WHAT YOU HAVE TO DO: For each line of the data below that contains "Textiles", return that line.

=====

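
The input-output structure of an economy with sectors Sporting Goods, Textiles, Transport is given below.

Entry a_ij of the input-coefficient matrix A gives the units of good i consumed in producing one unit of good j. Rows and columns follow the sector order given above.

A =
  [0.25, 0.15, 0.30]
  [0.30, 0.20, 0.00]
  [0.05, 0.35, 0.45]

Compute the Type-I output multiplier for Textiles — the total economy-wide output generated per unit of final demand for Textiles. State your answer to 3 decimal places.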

=====

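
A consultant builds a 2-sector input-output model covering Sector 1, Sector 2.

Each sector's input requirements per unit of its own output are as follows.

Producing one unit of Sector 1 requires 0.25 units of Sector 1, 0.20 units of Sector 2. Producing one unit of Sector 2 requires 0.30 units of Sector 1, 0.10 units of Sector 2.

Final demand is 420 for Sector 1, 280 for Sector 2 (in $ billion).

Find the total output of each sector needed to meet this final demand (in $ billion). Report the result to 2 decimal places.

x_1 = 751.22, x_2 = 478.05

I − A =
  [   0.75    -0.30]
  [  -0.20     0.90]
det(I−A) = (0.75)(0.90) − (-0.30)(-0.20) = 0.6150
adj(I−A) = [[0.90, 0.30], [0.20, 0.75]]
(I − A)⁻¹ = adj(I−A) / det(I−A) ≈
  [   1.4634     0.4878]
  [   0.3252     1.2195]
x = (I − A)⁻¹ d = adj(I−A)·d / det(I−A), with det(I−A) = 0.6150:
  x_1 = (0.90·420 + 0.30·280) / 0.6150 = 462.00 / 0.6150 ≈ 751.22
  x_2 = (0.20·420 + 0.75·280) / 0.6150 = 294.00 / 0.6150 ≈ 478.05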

=====

ANSWER BOX:
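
The input-output structure of an economy with sectors Sporting Goods, Textiles, Transport is given below.
Compute the Type-I output multiplier for Textiles — the total economy-wide output generated per unit of final demand for Textiles. State your answer to 3 decimal places.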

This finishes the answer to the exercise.